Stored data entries

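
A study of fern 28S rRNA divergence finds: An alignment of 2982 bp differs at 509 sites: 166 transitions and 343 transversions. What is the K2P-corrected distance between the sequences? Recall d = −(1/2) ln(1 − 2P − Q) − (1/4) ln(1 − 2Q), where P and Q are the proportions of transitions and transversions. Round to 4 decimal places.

P = 166/2982 ≈ 0.055667 and Q = 343/2982 ≈ 0.115023.
Under the Kimura two-parameter model, d = −½ ln(1 − 2P − Q) − ¼ ln(1 − 2Q).
1 − 2P − Q = 0.773643, giving −½ ln(0.773643) = 0.128322.
1 − 2Q = 0.769954, giving −¼ ln(0.769954) = 0.065356.
d = 0.128322 + 0.065356 = 0.193678.

0.1937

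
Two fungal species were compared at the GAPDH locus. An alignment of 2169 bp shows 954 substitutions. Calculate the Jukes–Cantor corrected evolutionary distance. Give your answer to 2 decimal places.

p = 954/2169 ≈ 0.439834.
d = −(3/4) ln(1 − 4p/3) = −0.75 ln(1 − 0.586445) = −0.75 ln(0.413555)
  = −0.75 × (-0.882965) = 0.662224 substitutions/site.

0.66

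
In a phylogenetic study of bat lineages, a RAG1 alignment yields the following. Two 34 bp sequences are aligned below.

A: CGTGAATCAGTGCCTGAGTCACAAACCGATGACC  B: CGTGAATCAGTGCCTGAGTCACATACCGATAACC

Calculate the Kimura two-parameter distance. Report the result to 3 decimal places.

0.061

Of 34 sites, 1 differences are transitions and 1 are transversions, so P = 1/34 ≈ 0.029412 and Q = 1/34 ≈ 0.029412.
Under the Kimura two-parameter model, d = −½ ln(1 − 2P − Q) − ¼ ln(1 − 2Q).
1 − 2P − Q = 0.911764, giving −½ ln(0.911764) = 0.046187.
1 − 2Q = 0.941176, giving −¼ ln(0.941176) = 0.015156.
d = 0.046187 + 0.015156 = 0.061343.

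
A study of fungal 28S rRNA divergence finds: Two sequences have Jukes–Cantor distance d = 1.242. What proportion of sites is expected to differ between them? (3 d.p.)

0.607

p = (3/4)(1 − e^(−4d/3)) = 0.75 × (1 − e^(-1.656)) = 0.75 × (1 − 0.190901) = 0.606824.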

- Task prompt
The result consists of the line with "A study of fungal" through the last line of the entries above, repeated exactly and with nothing else.

- Finished task
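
A study of fungal 28S rRNA divergence finds: Two sequences have Jukes–Cantor distance d = 1.242. What proportion of sites is expected to differ between them? (3 d.p.)

0.607

p = (3/4)(1 − e^(−4d/3)) = 0.75 × (1 − e^(-1.656)) = 0.75 × (1 − 0.190901) = 0.606824.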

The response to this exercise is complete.